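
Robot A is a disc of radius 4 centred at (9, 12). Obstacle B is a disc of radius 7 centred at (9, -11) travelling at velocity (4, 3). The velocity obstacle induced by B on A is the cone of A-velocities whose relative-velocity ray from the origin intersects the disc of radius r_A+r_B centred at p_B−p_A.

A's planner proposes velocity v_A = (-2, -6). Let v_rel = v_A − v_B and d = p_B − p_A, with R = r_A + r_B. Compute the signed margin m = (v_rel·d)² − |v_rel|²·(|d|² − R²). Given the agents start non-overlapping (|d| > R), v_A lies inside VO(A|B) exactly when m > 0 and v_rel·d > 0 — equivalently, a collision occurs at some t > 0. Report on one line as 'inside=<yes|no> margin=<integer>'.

d = (0, -23),  |d|² = 529;  R = 4+7 = 11,  c = 529−11² = 408
v_rel = (-6, -9),  |v_rel|² = 117;  v_rel·d = (-6)·(0) + (-9)·(-23) = 207
117·t² − 414·t + 408 = 0  ⇒  m = 207² − 117·408 = -4887
m = -4887 < 0,  v_rel·d = 207 > 0  ⇒  outside

inside=no margin=-4887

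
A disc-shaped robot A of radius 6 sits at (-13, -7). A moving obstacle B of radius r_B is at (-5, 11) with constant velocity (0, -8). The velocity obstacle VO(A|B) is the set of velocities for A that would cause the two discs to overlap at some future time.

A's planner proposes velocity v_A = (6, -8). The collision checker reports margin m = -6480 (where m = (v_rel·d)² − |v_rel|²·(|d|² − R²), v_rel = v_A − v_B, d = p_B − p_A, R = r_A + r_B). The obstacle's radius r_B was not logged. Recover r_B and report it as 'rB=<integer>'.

m = -6480
d = (8, 18);  v_rel = (6, 0),  |v_rel|² = 36
v_rel×d = (6)·(18) − (0)·(8) = 108
since m = R²·36 − 108²:  R² = (11664 + -6480) / 36 = 144
R = √144 = 12  ⇒  r_B = 12 − 6 = 6

rB=6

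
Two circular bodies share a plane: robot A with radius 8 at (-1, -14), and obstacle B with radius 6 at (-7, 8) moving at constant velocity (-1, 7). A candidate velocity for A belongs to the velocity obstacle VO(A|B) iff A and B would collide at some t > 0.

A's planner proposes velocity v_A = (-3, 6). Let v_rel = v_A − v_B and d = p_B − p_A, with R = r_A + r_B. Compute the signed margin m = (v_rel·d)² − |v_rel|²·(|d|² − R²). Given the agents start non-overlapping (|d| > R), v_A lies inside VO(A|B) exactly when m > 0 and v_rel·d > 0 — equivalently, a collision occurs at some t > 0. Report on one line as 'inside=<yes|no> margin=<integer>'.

d = (-6, 22),  |d|² = 520;  R = 8+6 = 14,  c = 520−14² = 324
v_rel = (-2, -1),  |v_rel|² = 5;  v_rel·d = (-2)·(-6) + (-1)·(22) = -10
5·t² + 20·t + 324 = 0  ⇒  m = (-10)² − 5·324 = -1520
m = -1520 < 0,  v_rel·d = -10 < 0  ⇒  outside

inside=no margin=-1520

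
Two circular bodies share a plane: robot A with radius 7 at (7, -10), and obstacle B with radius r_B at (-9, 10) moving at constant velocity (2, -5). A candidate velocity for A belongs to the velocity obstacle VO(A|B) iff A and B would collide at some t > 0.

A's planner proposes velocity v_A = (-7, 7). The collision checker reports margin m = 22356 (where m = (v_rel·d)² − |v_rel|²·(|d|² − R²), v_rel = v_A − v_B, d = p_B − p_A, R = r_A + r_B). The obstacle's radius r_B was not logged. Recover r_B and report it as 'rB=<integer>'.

m = 22356
d = (-16, 20);  v_rel = (-9, 12),  |v_rel|² = 225
v_rel×d = (-9)·(20) − (12)·(-16) = 12
since m = R²·225 − 12²:  R² = (144 + 22356) / 225 = 100
R = √100 = 10  ⇒  r_B = 10 − 7 = 3

rB=3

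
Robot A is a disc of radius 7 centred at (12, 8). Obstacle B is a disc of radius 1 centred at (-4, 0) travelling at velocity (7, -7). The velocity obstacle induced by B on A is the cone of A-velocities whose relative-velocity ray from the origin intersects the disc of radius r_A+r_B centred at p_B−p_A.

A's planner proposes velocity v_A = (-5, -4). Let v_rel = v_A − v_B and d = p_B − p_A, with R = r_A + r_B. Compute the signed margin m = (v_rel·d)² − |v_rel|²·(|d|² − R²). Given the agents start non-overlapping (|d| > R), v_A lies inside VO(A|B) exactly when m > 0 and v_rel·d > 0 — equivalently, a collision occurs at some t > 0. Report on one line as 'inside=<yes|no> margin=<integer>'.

d = (-16, -8),  |d|² = 320;  R = 7+1 = 8,  c = 320−8² = 256
v_rel = (-12, 3),  |v_rel|² = 153;  v_rel·d = (-12)·(-16) + (3)·(-8) = 168
153·t² − 336·t + 256 = 0  ⇒  m = 168² − 153·256 = -10944
m = -10944 < 0,  v_rel·d = 168 > 0  ⇒  outside

inside=no margin=-10944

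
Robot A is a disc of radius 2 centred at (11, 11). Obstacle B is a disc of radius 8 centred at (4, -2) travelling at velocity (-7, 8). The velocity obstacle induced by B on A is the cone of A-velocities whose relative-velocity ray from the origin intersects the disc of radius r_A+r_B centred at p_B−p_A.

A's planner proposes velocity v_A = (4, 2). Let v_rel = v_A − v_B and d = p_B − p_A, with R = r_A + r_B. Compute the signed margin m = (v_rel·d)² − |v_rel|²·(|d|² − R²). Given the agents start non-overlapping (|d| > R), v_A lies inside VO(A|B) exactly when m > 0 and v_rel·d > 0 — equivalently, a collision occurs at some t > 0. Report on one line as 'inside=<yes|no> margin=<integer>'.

d = (-7, -13),  |d|² = 218;  R = 2+8 = 10,  c = 218−10² = 118
v_rel = (11, -6),  |v_rel|² = 157;  v_rel·d = (11)·(-7) + (-6)·(-13) = 1
157·t² − 2·t + 118 = 0  ⇒  m = 1² − 157·118 = -18525
m = -18525 < 0,  v_rel·d = 1 > 0  ⇒  outside

inside=no margin=-18525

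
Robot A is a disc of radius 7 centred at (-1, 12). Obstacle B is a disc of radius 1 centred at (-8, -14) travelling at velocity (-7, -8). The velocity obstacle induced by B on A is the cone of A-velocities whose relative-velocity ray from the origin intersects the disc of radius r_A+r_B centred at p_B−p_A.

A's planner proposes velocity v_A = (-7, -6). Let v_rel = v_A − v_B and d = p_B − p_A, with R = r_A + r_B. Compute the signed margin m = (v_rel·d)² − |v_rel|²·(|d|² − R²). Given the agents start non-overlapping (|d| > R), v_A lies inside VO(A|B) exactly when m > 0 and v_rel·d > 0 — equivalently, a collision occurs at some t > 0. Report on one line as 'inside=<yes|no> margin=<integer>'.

d = (-7, -26),  |d|² = 725;  R = 7+1 = 8,  c = 725−8² = 661
v_rel = (0, 2),  |v_rel|² = 4;  v_rel·d = (0)·(-7) + (2)·(-26) = -52
4·t² + 104·t + 661 = 0  ⇒  m = (-52)² − 4·661 = 60
m = 60 > 0,  v_rel·d = -52 < 0  ⇒  outside

inside=no margin=60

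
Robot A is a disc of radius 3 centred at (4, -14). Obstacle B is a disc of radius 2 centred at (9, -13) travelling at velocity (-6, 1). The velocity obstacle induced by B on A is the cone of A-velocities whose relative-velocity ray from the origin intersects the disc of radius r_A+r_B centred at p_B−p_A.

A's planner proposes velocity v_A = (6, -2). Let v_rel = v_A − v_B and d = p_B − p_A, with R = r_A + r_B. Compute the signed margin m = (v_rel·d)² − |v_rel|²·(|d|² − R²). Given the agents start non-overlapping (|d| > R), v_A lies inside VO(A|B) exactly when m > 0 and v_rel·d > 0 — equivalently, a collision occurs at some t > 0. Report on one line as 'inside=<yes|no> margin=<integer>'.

d = (5, 1),  |d|² = 26;  R = 3+2 = 5,  c = 26−5² = 1
v_rel = (12, -3),  |v_rel|² = 153;  v_rel·d = (12)·(5) + (-3)·(1) = 57
153·t² − 114·t + 1 = 0  ⇒  m = 57² − 153·1 = 3096
m = 3096 > 0,  v_rel·d = 57 > 0  ⇒  inside

inside=yes margin=3096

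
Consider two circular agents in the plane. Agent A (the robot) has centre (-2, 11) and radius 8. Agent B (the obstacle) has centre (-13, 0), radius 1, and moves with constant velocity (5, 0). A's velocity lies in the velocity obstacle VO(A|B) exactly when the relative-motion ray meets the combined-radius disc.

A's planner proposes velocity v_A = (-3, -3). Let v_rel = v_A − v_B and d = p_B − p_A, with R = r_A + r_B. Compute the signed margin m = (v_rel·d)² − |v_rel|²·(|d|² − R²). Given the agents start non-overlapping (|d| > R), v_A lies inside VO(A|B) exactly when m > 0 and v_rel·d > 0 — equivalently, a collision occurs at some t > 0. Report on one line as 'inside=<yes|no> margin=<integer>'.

d = (-11, -11),  |d|² = 242;  R = 8+1 = 9,  c = 242−9² = 161
v_rel = (-8, -3),  |v_rel|² = 73;  v_rel·d = (-8)·(-11) + (-3)·(-11) = 121
73·t² − 242·t + 161 = 0  ⇒  m = 121² − 73·161 = 2888
m = 2888 > 0,  v_rel·d = 121 > 0  ⇒  inside

inside=yes margin=2888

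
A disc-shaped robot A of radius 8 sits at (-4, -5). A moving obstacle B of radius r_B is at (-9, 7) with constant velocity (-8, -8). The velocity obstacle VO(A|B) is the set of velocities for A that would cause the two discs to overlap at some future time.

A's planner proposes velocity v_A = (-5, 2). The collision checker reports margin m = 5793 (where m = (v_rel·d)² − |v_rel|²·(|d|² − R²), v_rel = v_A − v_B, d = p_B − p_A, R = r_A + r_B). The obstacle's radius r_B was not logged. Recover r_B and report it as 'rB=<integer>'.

m = 5793
d = (-5, 12);  v_rel = (3, 10),  |v_rel|² = 109
v_rel×d = (3)·(12) − (10)·(-5) = 86
since m = R²·109 − 86²:  R² = (7396 + 5793) / 109 = 121
R = √121 = 11  ⇒  r_B = 11 − 8 = 3

rB=3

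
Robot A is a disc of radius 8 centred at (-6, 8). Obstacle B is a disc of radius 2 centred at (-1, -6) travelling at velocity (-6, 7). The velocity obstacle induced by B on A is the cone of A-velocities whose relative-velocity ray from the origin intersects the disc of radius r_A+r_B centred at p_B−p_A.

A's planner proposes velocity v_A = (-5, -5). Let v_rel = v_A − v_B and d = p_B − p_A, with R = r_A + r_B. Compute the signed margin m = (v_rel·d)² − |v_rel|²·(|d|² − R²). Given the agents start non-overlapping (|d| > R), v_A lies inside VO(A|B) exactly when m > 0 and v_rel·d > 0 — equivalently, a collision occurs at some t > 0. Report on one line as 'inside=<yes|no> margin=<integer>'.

d = (5, -14),  |d|² = 221;  R = 8+2 = 10,  c = 221−10² = 121
v_rel = (1, -12),  |v_rel|² = 145;  v_rel·d = (1)·(5) + (-12)·(-14) = 173
145·t² − 346·t + 121 = 0  ⇒  m = 173² − 145·121 = 12384
m = 12384 > 0,  v_rel·d = 173 > 0  ⇒  inside

inside=yes margin=12384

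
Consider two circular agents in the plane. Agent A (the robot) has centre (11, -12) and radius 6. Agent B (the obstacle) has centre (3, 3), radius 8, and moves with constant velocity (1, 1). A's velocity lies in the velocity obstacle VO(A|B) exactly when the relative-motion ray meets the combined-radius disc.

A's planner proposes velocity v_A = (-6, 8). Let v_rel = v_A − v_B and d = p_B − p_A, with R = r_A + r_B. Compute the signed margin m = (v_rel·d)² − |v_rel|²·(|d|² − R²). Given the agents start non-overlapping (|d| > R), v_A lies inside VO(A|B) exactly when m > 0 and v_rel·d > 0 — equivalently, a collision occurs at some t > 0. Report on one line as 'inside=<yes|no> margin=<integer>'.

d = (-8, 15),  |d|² = 289;  R = 6+8 = 14,  c = 289−14² = 93
v_rel = (-7, 7),  |v_rel|² = 98;  v_rel·d = (-7)·(-8) + (7)·(15) = 161
98·t² − 322·t + 93 = 0  ⇒  m = 161² − 98·93 = 16807
m = 16807 > 0,  v_rel·d = 161 > 0  ⇒  inside

inside=yes margin=16807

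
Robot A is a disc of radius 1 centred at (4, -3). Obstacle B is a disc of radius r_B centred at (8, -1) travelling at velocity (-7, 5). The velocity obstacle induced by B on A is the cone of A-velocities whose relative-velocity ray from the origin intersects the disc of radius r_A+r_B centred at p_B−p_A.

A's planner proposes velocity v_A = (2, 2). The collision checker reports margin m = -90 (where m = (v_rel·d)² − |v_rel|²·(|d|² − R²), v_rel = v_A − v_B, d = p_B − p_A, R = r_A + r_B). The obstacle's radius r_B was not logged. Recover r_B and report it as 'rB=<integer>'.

m = -90
d = (4, 2);  v_rel = (9, -3),  |v_rel|² = 90
v_rel×d = (9)·(2) − (-3)·(4) = 30
since m = R²·90 − 30²:  R² = (900 + -90) / 90 = 9
R = √9 = 3  ⇒  r_B = 3 − 1 = 2

rB=2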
----
Requirement: Copy every line from the records above that contains the string "cause".

Response:
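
A disc-shaped robot A of radius 6 sits at (-13, -7). A moving obstacle B of radius r_B is at (-5, 11) with constant velocity (0, -8). The velocity obstacle VO(A|B) is the set of velocities for A that would cause the two discs to overlap at some future time.
A disc-shaped robot A of radius 8 sits at (-4, -5). A moving obstacle B of radius r_B is at (-9, 7) with constant velocity (-8, -8). The velocity obstacle VO(A|B) is the set of velocities for A that would cause the two discs to overlap at some future time.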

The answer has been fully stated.